- What this task involves -
Tally the lines containing "chain" in this data. Respond with the tally alone.

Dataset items
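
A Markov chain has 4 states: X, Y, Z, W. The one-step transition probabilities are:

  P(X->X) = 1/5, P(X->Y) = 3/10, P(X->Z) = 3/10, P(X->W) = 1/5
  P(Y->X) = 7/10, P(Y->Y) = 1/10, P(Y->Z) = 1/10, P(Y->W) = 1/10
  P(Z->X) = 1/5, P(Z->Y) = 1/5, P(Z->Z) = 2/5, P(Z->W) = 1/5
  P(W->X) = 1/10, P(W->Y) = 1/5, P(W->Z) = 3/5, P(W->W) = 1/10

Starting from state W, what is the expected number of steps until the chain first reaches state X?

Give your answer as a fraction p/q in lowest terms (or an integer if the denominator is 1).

Let h_i = expected steps to first reach X from state i.
Boundary: h_X = 0.
First-step equations for the other states:
  h_Y = 1 + 7/10*h_X + 1/10*h_Y + 1/10*h_Z + 1/10*h_W
  h_Z = 1 + 1/5*h_X + 1/5*h_Y + 2/5*h_Z + 1/5*h_W
  h_W = 1 + 1/10*h_X + 1/5*h_Y + 3/5*h_Z + 1/10*h_W

Substituting h_X = 0 and rearranging gives the linear system (I - Q) h = 1:
  [9/10, -1/10, -1/10] . (h_Y, h_Z, h_W) = 1
  [-1/5, 3/5, -1/5] . (h_Y, h_Z, h_W) = 1
  [-1/5, -3/5, 9/10] . (h_Y, h_Z, h_W) = 1

Solving yields:
  h_Y = 325/166
  h_Z = 605/166
  h_W = 330/83

Starting state is W, so the expected hitting time is h_W = 330/83.

Answer: 330/83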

- Reply -
2